Collection entries:
* * * *

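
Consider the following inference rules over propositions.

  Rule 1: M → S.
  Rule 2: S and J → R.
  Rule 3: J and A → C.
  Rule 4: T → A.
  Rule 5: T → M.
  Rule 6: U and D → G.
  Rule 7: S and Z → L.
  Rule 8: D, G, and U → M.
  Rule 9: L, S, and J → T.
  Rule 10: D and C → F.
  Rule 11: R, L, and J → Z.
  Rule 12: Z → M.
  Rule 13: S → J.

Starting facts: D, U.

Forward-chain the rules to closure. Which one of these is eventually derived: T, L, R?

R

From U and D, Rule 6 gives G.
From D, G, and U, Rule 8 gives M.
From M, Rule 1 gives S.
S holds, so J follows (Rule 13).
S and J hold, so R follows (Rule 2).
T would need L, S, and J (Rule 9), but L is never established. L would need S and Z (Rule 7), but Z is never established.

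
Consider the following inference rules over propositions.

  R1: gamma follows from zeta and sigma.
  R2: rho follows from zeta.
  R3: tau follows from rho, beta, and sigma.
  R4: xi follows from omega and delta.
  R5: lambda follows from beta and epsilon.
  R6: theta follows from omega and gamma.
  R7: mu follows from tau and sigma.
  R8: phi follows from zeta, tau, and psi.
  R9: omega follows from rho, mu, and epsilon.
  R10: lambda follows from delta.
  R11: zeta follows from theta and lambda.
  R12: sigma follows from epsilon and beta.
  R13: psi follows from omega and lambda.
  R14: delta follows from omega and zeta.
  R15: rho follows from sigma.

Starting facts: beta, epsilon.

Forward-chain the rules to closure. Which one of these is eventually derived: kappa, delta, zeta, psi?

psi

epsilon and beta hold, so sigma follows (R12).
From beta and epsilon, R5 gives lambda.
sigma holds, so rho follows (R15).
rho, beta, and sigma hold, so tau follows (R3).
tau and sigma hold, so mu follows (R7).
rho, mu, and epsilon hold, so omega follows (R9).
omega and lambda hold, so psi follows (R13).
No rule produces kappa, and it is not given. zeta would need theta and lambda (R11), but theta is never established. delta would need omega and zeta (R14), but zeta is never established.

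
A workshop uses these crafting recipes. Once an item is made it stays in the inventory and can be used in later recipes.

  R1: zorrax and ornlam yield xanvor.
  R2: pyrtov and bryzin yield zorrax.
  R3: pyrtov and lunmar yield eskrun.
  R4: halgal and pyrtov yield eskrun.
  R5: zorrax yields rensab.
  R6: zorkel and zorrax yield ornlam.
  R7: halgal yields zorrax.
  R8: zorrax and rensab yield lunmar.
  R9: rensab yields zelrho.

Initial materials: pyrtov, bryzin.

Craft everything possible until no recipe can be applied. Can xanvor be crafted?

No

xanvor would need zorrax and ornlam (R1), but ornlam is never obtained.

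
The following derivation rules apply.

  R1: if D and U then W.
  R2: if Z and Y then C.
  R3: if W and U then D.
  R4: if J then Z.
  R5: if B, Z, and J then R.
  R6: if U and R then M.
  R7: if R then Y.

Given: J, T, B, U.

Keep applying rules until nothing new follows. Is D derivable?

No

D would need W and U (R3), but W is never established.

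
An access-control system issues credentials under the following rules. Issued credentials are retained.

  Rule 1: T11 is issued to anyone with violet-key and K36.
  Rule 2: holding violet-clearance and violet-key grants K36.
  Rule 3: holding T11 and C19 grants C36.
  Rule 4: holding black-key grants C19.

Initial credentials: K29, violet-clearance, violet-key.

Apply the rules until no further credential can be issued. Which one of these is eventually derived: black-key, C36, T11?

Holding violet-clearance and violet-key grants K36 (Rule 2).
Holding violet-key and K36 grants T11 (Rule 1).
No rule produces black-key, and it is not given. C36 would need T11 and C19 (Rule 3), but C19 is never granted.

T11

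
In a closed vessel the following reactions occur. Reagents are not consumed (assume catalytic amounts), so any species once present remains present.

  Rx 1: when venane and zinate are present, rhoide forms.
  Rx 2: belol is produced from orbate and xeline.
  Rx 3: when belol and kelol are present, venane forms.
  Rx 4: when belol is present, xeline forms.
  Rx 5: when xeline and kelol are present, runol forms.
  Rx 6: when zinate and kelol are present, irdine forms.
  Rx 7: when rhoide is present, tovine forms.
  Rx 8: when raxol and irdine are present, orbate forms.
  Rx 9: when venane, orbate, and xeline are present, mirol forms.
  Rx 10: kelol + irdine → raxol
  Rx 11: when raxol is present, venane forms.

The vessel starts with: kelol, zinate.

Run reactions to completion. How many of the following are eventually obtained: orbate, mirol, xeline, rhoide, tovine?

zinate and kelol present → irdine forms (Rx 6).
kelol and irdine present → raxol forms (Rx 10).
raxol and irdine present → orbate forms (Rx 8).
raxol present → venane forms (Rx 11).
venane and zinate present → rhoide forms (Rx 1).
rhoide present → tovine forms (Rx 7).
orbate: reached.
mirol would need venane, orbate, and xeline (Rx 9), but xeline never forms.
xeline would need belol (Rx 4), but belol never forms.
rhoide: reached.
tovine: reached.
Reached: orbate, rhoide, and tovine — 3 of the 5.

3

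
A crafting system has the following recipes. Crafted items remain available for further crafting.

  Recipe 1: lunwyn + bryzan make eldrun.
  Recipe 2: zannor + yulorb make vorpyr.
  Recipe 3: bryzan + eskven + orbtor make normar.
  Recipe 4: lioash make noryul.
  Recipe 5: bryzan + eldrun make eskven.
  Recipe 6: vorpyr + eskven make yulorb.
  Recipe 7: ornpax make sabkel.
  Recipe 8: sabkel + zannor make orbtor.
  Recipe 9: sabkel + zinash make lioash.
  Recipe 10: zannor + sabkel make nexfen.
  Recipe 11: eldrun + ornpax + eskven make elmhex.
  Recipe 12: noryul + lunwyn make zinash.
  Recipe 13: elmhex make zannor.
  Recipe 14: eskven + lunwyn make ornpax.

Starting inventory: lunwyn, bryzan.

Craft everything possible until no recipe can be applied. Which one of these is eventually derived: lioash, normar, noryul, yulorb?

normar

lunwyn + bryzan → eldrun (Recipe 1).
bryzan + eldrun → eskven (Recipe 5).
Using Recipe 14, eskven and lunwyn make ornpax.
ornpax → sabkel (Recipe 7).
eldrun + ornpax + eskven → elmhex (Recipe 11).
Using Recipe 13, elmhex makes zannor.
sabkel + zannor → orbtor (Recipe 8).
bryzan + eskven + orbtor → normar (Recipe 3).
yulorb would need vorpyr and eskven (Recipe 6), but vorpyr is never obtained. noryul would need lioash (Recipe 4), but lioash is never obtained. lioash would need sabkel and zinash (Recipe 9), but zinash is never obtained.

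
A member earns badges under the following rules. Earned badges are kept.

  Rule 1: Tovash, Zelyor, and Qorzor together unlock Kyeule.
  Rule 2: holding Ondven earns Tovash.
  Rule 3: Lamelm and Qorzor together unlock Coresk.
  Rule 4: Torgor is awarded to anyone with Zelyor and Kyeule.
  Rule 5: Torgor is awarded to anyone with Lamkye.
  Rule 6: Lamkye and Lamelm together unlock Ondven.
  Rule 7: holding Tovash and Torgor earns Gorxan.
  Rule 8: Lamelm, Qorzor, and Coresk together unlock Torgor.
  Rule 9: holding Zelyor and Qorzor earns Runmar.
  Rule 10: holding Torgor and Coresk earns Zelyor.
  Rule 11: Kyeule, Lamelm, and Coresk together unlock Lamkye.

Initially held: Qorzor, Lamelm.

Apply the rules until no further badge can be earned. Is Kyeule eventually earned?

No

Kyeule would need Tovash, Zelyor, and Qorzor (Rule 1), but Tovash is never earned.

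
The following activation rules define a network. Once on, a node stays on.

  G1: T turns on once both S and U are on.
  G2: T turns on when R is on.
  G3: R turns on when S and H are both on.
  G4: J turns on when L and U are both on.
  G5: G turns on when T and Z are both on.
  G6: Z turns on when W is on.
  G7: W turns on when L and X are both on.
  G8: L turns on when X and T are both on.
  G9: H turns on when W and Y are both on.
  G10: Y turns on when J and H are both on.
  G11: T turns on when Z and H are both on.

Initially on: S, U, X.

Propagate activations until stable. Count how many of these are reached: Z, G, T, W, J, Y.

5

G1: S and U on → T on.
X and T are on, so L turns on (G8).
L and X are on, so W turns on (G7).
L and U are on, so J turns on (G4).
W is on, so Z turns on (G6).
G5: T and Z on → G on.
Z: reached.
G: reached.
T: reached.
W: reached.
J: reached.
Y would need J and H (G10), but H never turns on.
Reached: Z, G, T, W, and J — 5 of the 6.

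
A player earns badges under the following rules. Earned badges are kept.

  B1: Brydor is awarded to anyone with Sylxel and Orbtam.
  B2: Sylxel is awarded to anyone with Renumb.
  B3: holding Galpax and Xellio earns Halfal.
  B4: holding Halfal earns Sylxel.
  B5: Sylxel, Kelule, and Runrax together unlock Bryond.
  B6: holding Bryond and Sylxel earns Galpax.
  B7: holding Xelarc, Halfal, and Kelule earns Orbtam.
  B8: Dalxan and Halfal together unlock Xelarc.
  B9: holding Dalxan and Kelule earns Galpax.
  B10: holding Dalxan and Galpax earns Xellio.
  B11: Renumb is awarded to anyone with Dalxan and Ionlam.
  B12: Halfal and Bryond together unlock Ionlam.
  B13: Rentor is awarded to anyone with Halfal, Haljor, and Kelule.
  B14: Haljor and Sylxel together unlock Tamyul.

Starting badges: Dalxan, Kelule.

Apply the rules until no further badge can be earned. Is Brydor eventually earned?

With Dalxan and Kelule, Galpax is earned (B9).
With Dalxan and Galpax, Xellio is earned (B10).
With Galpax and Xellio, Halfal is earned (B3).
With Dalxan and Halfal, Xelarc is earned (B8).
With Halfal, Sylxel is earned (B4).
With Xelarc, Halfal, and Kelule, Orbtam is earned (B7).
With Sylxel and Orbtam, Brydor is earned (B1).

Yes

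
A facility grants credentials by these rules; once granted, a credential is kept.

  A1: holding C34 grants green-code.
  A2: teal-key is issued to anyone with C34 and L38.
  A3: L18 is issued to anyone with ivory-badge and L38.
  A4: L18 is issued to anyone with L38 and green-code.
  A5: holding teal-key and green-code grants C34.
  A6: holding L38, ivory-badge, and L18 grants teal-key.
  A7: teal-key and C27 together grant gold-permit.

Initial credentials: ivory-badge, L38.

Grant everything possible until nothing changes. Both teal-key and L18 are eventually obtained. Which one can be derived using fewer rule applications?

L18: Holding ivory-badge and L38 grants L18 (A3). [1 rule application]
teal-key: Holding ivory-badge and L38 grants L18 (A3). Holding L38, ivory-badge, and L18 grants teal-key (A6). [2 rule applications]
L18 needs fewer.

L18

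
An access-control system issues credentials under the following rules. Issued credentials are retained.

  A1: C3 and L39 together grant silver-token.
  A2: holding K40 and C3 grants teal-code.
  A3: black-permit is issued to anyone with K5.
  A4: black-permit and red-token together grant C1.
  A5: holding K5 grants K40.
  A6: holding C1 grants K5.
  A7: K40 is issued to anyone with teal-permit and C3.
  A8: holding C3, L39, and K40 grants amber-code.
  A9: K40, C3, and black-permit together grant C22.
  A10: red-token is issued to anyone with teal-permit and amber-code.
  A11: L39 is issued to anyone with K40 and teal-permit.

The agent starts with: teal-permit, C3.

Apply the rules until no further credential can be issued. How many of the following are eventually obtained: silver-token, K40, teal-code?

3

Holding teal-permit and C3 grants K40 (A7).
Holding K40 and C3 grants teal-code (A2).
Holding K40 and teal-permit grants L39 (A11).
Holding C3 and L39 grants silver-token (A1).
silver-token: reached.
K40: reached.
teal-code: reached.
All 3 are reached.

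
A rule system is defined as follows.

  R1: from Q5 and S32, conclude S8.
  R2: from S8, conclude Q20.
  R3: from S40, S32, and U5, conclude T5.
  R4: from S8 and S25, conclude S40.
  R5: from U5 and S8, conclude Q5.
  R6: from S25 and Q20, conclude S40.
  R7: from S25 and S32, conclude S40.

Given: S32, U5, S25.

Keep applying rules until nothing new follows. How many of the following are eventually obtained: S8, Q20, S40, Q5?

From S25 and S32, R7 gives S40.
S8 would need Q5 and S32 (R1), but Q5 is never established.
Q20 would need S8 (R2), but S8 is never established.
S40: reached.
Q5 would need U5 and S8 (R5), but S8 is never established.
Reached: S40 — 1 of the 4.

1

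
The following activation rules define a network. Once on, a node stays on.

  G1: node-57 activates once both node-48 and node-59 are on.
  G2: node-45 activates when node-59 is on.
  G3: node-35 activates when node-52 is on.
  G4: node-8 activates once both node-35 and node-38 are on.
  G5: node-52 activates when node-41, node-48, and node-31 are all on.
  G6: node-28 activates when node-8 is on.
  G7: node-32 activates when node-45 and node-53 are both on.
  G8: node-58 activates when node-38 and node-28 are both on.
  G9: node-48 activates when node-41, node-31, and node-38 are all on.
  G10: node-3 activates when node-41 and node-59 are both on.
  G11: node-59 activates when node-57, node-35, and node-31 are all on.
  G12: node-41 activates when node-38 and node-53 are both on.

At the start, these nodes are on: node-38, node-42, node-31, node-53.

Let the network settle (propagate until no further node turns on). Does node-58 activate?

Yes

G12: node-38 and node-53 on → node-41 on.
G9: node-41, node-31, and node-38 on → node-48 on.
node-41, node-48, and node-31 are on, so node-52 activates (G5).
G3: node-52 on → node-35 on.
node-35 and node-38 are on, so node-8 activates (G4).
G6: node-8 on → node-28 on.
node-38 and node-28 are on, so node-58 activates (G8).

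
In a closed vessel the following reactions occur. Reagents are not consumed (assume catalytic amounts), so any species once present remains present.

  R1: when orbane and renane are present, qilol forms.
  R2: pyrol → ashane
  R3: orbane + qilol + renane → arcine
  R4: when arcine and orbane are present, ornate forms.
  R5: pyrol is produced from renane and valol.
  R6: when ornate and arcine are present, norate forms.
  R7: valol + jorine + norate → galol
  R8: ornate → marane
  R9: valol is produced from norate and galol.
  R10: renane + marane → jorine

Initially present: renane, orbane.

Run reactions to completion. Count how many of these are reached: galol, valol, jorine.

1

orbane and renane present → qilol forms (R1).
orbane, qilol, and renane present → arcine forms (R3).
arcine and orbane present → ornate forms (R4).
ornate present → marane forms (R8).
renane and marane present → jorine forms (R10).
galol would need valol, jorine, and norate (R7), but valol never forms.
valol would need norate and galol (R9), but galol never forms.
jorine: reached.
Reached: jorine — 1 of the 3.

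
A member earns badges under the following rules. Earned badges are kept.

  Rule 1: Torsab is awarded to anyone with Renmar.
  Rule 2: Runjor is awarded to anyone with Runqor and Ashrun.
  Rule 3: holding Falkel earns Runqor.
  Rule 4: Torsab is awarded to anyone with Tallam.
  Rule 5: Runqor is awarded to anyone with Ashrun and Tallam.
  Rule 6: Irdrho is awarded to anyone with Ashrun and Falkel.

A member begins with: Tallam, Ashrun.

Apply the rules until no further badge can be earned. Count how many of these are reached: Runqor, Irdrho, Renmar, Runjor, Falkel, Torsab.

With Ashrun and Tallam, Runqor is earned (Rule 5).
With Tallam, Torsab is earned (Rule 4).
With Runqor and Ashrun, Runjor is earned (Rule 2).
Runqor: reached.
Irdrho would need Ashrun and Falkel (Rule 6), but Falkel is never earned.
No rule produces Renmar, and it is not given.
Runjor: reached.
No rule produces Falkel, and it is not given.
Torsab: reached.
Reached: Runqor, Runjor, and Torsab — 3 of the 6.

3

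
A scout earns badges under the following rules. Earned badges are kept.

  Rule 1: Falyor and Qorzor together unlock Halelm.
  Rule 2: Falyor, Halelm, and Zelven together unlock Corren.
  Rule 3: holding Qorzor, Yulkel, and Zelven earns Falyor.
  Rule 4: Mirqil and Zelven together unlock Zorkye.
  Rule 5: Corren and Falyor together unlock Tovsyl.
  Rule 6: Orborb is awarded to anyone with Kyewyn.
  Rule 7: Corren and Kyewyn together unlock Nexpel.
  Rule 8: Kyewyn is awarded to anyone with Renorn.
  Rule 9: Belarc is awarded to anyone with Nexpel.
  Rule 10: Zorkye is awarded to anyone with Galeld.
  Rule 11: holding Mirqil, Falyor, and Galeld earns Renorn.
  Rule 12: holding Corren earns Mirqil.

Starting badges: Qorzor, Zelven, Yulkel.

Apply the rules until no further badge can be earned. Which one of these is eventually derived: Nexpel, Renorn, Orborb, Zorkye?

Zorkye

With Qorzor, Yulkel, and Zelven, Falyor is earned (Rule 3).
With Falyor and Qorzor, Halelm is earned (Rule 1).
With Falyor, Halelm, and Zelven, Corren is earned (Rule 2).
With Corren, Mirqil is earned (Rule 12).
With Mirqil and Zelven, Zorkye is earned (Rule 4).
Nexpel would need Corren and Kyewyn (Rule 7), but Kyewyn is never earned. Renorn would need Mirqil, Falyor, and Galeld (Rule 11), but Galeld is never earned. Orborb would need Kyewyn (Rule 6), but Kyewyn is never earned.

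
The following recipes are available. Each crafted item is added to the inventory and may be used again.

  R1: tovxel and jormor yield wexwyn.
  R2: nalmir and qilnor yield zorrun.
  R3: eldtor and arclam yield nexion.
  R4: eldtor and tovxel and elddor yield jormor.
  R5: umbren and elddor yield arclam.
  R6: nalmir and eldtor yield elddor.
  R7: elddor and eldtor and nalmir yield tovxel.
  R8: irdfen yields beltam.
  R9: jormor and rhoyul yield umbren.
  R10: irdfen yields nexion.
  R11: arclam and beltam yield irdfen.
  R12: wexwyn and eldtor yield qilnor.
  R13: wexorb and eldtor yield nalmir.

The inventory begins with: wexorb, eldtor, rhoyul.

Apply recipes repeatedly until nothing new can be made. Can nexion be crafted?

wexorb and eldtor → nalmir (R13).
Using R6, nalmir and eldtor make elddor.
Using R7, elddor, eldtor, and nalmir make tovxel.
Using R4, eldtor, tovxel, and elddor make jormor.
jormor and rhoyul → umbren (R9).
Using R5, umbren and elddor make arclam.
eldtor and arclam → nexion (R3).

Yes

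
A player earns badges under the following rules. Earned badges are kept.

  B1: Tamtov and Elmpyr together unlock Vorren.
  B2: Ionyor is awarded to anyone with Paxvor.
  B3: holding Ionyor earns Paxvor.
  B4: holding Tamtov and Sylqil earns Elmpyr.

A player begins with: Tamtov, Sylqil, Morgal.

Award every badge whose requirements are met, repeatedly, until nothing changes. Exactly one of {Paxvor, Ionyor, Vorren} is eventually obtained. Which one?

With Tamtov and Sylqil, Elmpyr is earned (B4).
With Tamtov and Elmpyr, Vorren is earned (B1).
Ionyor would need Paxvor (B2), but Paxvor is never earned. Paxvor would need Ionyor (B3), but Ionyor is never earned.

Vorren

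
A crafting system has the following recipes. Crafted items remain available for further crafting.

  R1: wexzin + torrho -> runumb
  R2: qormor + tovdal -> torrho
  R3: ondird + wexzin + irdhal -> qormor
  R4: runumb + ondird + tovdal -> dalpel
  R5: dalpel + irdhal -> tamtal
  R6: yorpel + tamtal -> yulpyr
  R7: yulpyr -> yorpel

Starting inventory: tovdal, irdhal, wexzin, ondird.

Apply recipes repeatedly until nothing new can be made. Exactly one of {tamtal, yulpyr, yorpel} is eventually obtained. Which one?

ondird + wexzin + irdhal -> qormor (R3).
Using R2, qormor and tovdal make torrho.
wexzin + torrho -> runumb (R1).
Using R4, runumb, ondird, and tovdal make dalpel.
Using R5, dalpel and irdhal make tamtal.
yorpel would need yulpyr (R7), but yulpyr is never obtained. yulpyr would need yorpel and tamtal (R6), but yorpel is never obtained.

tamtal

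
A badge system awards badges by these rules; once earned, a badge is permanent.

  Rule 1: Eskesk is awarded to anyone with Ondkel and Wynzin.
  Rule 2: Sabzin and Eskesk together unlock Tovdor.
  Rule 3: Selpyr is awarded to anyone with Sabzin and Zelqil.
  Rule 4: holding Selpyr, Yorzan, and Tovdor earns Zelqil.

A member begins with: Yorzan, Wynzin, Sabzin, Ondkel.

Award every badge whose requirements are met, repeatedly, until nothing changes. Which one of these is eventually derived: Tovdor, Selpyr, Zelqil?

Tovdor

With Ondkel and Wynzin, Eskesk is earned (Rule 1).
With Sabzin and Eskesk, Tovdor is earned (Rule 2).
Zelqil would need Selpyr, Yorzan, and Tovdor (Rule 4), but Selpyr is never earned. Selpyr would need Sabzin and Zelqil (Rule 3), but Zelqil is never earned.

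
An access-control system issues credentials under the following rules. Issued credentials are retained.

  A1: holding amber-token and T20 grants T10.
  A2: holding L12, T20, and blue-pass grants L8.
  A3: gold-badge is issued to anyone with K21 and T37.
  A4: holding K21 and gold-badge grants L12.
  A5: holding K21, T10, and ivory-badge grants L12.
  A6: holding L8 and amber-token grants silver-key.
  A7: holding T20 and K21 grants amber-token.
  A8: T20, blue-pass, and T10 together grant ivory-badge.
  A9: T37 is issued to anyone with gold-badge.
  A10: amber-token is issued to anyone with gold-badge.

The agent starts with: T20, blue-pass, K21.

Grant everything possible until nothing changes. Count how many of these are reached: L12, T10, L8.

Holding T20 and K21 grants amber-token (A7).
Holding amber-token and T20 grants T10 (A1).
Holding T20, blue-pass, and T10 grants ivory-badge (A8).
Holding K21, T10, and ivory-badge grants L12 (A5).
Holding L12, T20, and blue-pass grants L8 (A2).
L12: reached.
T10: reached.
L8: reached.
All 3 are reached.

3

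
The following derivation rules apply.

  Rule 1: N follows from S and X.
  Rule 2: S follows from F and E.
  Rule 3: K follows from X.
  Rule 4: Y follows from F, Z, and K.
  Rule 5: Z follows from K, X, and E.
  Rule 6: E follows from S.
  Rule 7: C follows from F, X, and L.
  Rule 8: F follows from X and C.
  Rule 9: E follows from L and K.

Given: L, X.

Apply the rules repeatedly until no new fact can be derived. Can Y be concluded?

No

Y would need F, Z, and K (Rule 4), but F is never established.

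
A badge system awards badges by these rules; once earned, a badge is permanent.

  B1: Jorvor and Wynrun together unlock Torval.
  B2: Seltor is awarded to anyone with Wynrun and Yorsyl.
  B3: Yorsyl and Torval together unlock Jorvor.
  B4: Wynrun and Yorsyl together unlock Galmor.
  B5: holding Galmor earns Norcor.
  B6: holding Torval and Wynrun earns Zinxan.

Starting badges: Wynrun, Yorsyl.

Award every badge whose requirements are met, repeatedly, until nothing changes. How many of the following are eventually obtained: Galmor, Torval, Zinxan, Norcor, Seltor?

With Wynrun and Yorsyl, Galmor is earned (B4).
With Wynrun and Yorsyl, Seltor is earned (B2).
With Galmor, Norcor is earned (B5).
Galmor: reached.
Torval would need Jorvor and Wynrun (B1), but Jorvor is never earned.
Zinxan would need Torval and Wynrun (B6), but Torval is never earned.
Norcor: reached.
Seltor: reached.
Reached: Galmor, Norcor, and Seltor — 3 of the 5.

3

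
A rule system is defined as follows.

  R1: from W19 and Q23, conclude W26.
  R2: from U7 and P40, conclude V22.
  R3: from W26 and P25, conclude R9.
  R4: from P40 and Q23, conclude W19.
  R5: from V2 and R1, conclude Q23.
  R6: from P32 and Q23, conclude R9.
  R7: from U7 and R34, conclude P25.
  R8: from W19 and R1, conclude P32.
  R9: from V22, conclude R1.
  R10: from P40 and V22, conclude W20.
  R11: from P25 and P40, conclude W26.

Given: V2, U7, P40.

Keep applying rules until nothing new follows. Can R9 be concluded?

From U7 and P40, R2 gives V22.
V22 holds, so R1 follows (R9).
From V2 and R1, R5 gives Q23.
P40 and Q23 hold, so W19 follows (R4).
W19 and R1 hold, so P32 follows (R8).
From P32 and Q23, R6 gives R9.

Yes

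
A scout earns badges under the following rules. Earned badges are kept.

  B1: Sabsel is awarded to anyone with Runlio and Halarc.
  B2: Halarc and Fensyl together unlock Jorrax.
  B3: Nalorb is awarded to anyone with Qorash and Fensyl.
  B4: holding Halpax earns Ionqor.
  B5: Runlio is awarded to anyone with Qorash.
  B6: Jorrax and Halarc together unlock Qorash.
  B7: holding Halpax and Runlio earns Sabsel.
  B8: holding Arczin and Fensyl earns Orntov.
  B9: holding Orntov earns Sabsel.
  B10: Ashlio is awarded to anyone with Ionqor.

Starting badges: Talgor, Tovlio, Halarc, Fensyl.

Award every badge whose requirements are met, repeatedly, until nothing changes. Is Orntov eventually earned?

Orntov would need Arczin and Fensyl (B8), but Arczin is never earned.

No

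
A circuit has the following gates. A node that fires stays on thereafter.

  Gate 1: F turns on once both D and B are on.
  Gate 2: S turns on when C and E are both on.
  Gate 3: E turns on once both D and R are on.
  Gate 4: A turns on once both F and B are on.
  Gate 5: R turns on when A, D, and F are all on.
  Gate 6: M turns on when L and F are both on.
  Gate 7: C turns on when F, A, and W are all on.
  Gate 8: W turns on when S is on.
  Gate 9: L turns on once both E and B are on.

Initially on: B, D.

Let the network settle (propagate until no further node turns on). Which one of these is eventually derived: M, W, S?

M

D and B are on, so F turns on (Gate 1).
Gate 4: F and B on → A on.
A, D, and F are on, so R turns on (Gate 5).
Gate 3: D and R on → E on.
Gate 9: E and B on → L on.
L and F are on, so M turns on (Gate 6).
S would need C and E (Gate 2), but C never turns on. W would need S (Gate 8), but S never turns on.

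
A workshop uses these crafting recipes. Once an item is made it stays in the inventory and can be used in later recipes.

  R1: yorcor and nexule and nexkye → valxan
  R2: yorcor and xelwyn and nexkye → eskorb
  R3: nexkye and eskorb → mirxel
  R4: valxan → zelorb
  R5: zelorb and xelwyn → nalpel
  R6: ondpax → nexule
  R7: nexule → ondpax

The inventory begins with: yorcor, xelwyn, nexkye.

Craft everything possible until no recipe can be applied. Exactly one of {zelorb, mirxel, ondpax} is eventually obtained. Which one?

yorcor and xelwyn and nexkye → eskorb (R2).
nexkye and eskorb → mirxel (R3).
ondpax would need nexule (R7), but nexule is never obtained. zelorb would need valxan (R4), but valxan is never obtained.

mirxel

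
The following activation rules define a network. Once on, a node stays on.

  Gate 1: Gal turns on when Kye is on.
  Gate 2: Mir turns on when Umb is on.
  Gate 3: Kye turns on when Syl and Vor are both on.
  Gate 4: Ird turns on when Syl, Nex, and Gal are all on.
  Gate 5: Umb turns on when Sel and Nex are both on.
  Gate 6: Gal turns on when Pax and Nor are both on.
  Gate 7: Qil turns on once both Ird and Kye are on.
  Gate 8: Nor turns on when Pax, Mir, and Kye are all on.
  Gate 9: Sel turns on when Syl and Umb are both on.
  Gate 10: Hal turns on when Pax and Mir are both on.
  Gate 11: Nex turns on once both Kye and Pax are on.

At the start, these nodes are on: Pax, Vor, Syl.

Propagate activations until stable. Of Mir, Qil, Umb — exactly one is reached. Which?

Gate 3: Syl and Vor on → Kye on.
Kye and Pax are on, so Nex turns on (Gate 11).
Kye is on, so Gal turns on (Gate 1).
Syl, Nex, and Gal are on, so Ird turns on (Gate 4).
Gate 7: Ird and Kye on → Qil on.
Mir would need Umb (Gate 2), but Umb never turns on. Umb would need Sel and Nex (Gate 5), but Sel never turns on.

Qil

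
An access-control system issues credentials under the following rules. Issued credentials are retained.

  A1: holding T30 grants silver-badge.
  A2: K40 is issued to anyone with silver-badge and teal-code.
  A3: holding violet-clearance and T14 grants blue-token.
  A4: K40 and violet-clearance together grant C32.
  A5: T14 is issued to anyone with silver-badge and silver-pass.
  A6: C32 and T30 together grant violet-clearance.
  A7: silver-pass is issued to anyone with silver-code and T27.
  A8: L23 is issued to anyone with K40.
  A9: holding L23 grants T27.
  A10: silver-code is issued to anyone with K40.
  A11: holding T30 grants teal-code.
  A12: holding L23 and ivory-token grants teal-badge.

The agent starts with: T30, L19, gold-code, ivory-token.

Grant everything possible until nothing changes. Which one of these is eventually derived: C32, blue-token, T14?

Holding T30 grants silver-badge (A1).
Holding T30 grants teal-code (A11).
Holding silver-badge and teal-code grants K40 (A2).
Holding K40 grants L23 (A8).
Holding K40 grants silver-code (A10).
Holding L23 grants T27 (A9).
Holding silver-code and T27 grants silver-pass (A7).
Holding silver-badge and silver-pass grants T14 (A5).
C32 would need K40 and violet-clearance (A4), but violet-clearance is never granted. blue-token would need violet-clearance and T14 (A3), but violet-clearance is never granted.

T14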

* * * *

WHAT THE TASK ASKS: Give again, exactly as written, every line from the first one above through the line that has "Rule 10: D and C → F." in it.

EXERCISE OUTPUT:
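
Consider the following inference rules over propositions.

  Rule 1: M → S.
  Rule 2: S and J → R.
  Rule 3: J and A → C.
  Rule 4: T → A.
  Rule 5: T → M.
  Rule 6: U and D → G.
  Rule 7: S and Z → L.
  Rule 8: D, G, and U → M.
  Rule 9: L, S, and J → T.
  Rule 10: D and C → F.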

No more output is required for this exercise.